§ About this exercise:
Each of the entries below should be written out exactly as it reads.

Material supplied START

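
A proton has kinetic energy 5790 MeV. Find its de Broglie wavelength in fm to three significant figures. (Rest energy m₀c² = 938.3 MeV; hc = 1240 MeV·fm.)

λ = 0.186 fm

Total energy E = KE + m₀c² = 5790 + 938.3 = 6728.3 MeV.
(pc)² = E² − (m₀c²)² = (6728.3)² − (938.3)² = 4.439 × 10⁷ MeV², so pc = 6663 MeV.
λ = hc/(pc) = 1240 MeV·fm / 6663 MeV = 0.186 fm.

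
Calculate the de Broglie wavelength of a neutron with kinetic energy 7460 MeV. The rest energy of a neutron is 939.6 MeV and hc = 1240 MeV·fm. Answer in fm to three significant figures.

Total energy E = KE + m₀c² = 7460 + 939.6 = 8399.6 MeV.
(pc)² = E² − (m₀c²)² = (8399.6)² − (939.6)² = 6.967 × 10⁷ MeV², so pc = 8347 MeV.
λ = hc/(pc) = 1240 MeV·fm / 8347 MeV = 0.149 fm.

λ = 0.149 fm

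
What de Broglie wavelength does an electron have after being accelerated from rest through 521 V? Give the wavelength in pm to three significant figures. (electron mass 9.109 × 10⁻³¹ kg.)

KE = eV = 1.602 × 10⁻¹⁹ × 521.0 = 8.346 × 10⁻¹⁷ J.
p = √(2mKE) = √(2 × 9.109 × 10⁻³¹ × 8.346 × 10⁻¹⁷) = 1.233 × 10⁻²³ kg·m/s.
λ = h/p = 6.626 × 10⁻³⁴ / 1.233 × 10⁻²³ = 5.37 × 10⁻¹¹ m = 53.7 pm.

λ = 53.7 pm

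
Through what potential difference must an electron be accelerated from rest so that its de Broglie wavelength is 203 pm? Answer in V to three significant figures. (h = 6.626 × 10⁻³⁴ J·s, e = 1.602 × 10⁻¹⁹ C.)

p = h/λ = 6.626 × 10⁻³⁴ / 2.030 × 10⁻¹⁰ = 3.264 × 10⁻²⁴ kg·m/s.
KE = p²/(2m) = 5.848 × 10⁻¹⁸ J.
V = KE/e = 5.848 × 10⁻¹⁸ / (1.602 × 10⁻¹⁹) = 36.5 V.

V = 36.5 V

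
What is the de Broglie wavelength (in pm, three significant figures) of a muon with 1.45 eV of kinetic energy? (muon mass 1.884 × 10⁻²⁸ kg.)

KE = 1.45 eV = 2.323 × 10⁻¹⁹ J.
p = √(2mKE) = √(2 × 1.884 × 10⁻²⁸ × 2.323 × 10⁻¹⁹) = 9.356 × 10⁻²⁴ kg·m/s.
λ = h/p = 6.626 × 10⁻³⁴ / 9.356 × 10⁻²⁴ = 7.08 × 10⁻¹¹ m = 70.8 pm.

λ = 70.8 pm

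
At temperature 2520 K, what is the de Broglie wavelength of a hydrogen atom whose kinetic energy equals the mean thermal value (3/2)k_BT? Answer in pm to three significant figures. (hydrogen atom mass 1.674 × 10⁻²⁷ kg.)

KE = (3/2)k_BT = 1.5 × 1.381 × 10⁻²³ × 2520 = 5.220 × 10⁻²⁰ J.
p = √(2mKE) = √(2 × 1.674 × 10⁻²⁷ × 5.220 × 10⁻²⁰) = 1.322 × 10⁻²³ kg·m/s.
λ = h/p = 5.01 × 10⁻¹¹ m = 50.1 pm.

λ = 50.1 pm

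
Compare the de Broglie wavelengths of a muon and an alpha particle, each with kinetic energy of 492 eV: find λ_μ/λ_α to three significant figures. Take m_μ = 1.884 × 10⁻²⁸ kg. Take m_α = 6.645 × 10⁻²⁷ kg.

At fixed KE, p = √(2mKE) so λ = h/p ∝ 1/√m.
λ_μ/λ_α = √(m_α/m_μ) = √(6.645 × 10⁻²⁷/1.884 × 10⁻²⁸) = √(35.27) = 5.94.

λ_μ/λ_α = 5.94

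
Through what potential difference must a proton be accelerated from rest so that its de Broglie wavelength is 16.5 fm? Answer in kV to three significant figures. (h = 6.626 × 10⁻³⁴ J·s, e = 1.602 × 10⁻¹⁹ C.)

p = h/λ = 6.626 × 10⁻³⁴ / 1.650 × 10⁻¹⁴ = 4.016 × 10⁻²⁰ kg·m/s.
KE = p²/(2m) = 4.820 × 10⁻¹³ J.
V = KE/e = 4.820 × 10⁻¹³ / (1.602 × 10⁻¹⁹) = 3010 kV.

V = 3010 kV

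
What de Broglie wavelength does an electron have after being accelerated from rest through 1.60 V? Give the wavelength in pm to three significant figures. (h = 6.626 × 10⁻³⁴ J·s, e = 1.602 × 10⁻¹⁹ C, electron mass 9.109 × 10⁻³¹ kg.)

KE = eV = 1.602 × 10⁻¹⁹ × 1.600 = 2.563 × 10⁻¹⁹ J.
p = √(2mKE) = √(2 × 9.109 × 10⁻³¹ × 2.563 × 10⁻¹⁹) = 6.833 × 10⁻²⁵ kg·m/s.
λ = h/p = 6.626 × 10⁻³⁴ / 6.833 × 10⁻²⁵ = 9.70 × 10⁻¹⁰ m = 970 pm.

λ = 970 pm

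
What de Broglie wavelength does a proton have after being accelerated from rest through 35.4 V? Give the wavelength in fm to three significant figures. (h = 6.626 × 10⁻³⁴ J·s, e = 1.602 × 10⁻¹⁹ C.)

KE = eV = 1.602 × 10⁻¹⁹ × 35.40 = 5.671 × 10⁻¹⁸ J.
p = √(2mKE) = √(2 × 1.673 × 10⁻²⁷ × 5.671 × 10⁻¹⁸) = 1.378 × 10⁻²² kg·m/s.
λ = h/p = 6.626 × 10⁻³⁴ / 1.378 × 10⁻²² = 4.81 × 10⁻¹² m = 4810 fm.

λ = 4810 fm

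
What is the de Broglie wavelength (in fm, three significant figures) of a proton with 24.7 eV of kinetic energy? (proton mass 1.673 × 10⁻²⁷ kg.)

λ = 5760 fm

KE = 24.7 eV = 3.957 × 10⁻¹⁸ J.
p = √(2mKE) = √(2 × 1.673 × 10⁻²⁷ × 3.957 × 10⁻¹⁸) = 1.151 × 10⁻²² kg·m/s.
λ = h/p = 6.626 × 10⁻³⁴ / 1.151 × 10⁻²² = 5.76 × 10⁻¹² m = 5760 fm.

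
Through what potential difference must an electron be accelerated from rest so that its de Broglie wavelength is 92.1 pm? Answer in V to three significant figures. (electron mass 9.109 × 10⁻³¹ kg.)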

Material supplied END

§ Response box:
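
A proton has kinetic energy 5790 MeV. Find its de Broglie wavelength in fm to three significant figures. (Rest energy m₀c² = 938.3 MeV; hc = 1240 MeV·fm.)

λ = 0.186 fm

Total energy E = KE + m₀c² = 5790 + 938.3 = 6728.3 MeV.
(pc)² = E² − (m₀c²)² = (6728.3)² − (938.3)² = 4.439 × 10⁷ MeV², so pc = 6663 MeV.
λ = hc/(pc) = 1240 MeV·fm / 6663 MeV = 0.186 fm.

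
Calculate the de Broglie wavelength of a neutron with kinetic energy 7460 MeV. The rest energy of a neutron is 939.6 MeV and hc = 1240 MeV·fm. Answer in fm to three significant figures.

Total energy E = KE + m₀c² = 7460 + 939.6 = 8399.6 MeV.
(pc)² = E² − (m₀c²)² = (8399.6)² − (939.6)² = 6.967 × 10⁷ MeV², so pc = 8347 MeV.
λ = hc/(pc) = 1240 MeV·fm / 8347 MeV = 0.149 fm.

λ = 0.149 fm

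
What de Broglie wavelength does an electron have after being accelerated from rest through 521 V? Give the wavelength in pm to three significant figures. (electron mass 9.109 × 10⁻³¹ kg.)

KE = eV = 1.602 × 10⁻¹⁹ × 521.0 = 8.346 × 10⁻¹⁷ J.
p = √(2mKE) = √(2 × 9.109 × 10⁻³¹ × 8.346 × 10⁻¹⁷) = 1.233 × 10⁻²³ kg·m/s.
λ = h/p = 6.626 × 10⁻³⁴ / 1.233 × 10⁻²³ = 5.37 × 10⁻¹¹ m = 53.7 pm.

λ = 53.7 pm

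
Through what potential difference must an electron be accelerated from rest so that its de Broglie wavelength is 203 pm? Answer in V to three significant figures. (h = 6.626 × 10⁻³⁴ J·s, e = 1.602 × 10⁻¹⁹ C.)

p = h/λ = 6.626 × 10⁻³⁴ / 2.030 × 10⁻¹⁰ = 3.264 × 10⁻²⁴ kg·m/s.
KE = p²/(2m) = 5.848 × 10⁻¹⁸ J.
V = KE/e = 5.848 × 10⁻¹⁸ / (1.602 × 10⁻¹⁹) = 36.5 V.

V = 36.5 V

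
What is the de Broglie wavelength (in pm, three significant figures) of a muon with 1.45 eV of kinetic energy? (muon mass 1.884 × 10⁻²⁸ kg.)

KE = 1.45 eV = 2.323 × 10⁻¹⁹ J.
p = √(2mKE) = √(2 × 1.884 × 10⁻²⁸ × 2.323 × 10⁻¹⁹) = 9.356 × 10⁻²⁴ kg·m/s.
λ = h/p = 6.626 × 10⁻³⁴ / 9.356 × 10⁻²⁴ = 7.08 × 10⁻¹¹ m = 70.8 pm.

λ = 70.8 pm

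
At temperature 2520 K, what is the de Broglie wavelength of a hydrogen atom whose kinetic energy equals the mean thermal value (3/2)k_BT? Answer in pm to three significant figures. (hydrogen atom mass 1.674 × 10⁻²⁷ kg.)

KE = (3/2)k_BT = 1.5 × 1.381 × 10⁻²³ × 2520 = 5.220 × 10⁻²⁰ J.
p = √(2mKE) = √(2 × 1.674 × 10⁻²⁷ × 5.220 × 10⁻²⁰) = 1.322 × 10⁻²³ kg·m/s.
λ = h/p = 5.01 × 10⁻¹¹ m = 50.1 pm.

λ = 50.1 pm

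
Compare the de Broglie wavelengths of a muon and an alpha particle, each with kinetic energy of 492 eV: find λ_μ/λ_α to three significant figures. Take m_μ = 1.884 × 10⁻²⁸ kg. Take m_α = 6.645 × 10⁻²⁷ kg.

At fixed KE, p = √(2mKE) so λ = h/p ∝ 1/√m.
λ_μ/λ_α = √(m_α/m_μ) = √(6.645 × 10⁻²⁷/1.884 × 10⁻²⁸) = √(35.27) = 5.94.

λ_μ/λ_α = 5.94

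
Through what potential difference must a proton be accelerated from rest so that its de Broglie wavelength is 16.5 fm? Answer in kV to three significant figures. (h = 6.626 × 10⁻³⁴ J·s, e = 1.602 × 10⁻¹⁹ C.)

p = h/λ = 6.626 × 10⁻³⁴ / 1.650 × 10⁻¹⁴ = 4.016 × 10⁻²⁰ kg·m/s.
KE = p²/(2m) = 4.820 × 10⁻¹³ J.
V = KE/e = 4.820 × 10⁻¹³ / (1.602 × 10⁻¹⁹) = 3010 kV.

V = 3010 kV

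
What de Broglie wavelength does an electron have after being accelerated from rest through 1.60 V? Give the wavelength in pm to three significant figures. (h = 6.626 × 10⁻³⁴ J·s, e = 1.602 × 10⁻¹⁹ C, electron mass 9.109 × 10⁻³¹ kg.)

KE = eV = 1.602 × 10⁻¹⁹ × 1.600 = 2.563 × 10⁻¹⁹ J.
p = √(2mKE) = √(2 × 9.109 × 10⁻³¹ × 2.563 × 10⁻¹⁹) = 6.833 × 10⁻²⁵ kg·m/s.
λ = h/p = 6.626 × 10⁻³⁴ / 6.833 × 10⁻²⁵ = 9.70 × 10⁻¹⁰ m = 970 pm.

λ = 970 pm

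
What de Broglie wavelength does a proton have after being accelerated from rest through 35.4 V? Give the wavelength in fm to three significant figures. (h = 6.626 × 10⁻³⁴ J·s, e = 1.602 × 10⁻¹⁹ C.)

KE = eV = 1.602 × 10⁻¹⁹ × 35.40 = 5.671 × 10⁻¹⁸ J.
p = √(2mKE) = √(2 × 1.673 × 10⁻²⁷ × 5.671 × 10⁻¹⁸) = 1.378 × 10⁻²² kg·m/s.
λ = h/p = 6.626 × 10⁻³⁴ / 1.378 × 10⁻²² = 4.81 × 10⁻¹² m = 4810 fm.

λ = 4810 fm

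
What is the de Broglie wavelength (in fm, three significant figures) of a proton with 24.7 eV of kinetic energy? (proton mass 1.673 × 10⁻²⁷ kg.)

λ = 5760 fm

KE = 24.7 eV = 3.957 × 10⁻¹⁸ J.
p = √(2mKE) = √(2 × 1.673 × 10⁻²⁷ × 3.957 × 10⁻¹⁸) = 1.151 × 10⁻²² kg·m/s.
λ = h/p = 6.626 × 10⁻³⁴ / 1.151 × 10⁻²² = 5.76 × 10⁻¹² m = 5760 fm.

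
Through what potential difference must an electron be accelerated from rest so that its de Broglie wavelength is 92.1 pm? Answer in V to three significant figures. (electron mass 9.109 × 10⁻³¹ kg.)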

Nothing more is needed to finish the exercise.